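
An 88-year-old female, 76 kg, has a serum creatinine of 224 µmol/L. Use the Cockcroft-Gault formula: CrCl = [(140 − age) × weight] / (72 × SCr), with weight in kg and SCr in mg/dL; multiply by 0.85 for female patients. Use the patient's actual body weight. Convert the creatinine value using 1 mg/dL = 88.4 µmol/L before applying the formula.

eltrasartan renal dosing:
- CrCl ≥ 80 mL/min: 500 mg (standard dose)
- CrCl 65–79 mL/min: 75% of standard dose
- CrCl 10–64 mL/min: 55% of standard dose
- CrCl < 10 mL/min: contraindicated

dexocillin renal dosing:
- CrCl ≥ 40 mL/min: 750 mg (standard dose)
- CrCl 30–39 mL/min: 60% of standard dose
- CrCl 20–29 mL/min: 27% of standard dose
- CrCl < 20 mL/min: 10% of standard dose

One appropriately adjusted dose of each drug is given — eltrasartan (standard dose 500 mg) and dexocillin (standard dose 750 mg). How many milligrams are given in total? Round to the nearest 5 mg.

SCr = 224 / 88.4 = 2.534 mg/dL
CrCl = (140 − 88) × 76 / (72 × 2.534) × 0.85 = 3952.0 / 182.45 × 0.85 ≈ 18.4 mL/min
CrCl ≈ 18 mL/min.
eltrasartan: 10–64 mL/min → 55% of 500 mg = 275 mg.
dexocillin: < 20 mL/min → 10% of 750 mg = 75 mg.
Total = 275 + 75 = 350 mg.

350 mg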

EXERCISE DESCRIPTION: Transcribe all of the data exactly, leaving no line out.

WRITTEN RESPONSE:
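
An 88-year-old female, 76 kg, has a serum creatinine of 224 µmol/L. Use the Cockcroft-Gault formula: CrCl = [(140 − age) × weight] / (72 × SCr), with weight in kg and SCr in mg/dL; multiply by 0.85 for female patients. Use the patient's actual body weight. Convert the creatinine value using 1 mg/dL = 88.4 µmol/L before applying the formula.

eltrasartan renal dosing:
- CrCl ≥ 80 mL/min: 500 mg (standard dose)
- CrCl 65–79 mL/min: 75% of standard dose
- CrCl 10–64 mL/min: 55% of standard dose
- CrCl < 10 mL/min: contraindicated

dexocillin renal dosing:
- CrCl ≥ 40 mL/min: 750 mg (standard dose)
- CrCl 30–39 mL/min: 60% of standard dose
- CrCl 20–29 mL/min: 27% of standard dose
- CrCl < 20 mL/min: 10% of standard dose

One appropriately adjusted dose of each drug is given — eltrasartan (standard dose 500 mg) and dexocillin (standard dose 750 mg). How many milligrams are given in total? Round to the nearest 5 mg.

SCr = 224 / 88.4 = 2.534 mg/dL
CrCl = (140 − 88) × 76 / (72 × 2.534) × 0.85 = 3952.0 / 182.45 × 0.85 ≈ 18.4 mL/min
CrCl ≈ 18 mL/min.
eltrasartan: 10–64 mL/min → 55% of 500 mg = 275 mg.
dexocillin: < 20 mL/min → 10% of 750 mg = 75 mg.
Total = 275 + 75 = 350 mg.

350 mg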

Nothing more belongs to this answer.